Problem to solve => Using the records below, repeat exactly the lines from the one holding "A5: K11 and T27 together grant L29." through the one holding "The agent starts", both ends included, and no others.

═════ Material provided ═════

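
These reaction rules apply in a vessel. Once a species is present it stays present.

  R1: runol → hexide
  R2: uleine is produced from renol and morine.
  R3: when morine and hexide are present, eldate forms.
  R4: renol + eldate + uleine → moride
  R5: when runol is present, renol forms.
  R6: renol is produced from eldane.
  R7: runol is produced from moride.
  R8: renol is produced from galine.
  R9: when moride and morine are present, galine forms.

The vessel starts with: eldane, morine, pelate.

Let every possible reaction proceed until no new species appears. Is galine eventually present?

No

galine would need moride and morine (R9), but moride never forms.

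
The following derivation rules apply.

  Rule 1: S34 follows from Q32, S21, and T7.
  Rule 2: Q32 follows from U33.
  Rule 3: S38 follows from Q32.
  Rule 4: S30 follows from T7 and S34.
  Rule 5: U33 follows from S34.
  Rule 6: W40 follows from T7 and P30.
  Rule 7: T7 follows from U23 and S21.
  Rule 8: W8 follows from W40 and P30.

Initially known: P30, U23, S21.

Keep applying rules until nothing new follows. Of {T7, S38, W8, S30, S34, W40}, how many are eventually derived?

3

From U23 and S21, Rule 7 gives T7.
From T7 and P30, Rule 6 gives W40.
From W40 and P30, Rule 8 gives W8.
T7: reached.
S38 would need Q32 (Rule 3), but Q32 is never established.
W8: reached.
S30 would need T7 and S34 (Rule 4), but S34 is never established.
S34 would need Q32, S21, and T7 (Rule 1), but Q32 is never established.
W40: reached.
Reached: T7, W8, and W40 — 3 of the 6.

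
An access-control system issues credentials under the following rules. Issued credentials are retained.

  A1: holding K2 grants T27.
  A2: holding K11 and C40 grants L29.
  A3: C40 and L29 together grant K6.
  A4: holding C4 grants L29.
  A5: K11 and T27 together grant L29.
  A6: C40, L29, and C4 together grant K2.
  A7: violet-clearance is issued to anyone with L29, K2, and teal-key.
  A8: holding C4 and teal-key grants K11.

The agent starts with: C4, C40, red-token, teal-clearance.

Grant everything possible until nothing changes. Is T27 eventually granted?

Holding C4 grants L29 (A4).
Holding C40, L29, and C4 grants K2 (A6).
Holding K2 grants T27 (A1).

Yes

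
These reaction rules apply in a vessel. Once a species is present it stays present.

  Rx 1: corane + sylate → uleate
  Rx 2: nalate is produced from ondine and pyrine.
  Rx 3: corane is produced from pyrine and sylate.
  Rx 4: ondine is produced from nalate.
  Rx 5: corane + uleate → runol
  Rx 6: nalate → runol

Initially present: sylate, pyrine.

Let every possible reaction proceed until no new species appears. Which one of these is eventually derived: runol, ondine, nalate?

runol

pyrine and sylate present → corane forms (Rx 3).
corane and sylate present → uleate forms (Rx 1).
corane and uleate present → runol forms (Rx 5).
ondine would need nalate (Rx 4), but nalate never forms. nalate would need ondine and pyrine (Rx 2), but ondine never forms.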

═════
═════ Material provided ═════

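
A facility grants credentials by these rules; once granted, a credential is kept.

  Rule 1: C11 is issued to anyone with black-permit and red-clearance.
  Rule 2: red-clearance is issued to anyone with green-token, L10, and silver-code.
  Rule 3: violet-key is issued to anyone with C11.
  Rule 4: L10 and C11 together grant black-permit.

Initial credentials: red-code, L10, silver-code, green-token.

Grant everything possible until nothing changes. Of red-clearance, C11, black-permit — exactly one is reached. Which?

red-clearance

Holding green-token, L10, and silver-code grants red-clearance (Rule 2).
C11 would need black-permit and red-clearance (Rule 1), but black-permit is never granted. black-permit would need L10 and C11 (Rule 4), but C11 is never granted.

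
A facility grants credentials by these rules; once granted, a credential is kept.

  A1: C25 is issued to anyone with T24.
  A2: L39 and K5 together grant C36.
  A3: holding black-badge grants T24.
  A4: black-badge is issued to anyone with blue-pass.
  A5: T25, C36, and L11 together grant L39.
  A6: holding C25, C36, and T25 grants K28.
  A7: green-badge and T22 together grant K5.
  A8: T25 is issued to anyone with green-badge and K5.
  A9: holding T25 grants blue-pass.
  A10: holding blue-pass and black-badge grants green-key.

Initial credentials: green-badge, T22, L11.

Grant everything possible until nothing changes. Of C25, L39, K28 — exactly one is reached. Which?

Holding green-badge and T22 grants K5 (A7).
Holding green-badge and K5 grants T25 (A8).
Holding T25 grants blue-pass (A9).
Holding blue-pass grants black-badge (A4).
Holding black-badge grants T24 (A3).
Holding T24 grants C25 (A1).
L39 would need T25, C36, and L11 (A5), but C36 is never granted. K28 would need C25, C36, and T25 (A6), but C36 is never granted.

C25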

═════

Task result =>
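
  A5: K11 and T27 together grant L29.
  A6: C40, L29, and C4 together grant K2.
  A7: violet-clearance is issued to anyone with L29, K2, and teal-key.
  A8: holding C4 and teal-key grants K11.

The agent starts with: C4, C40, red-token, teal-clearance.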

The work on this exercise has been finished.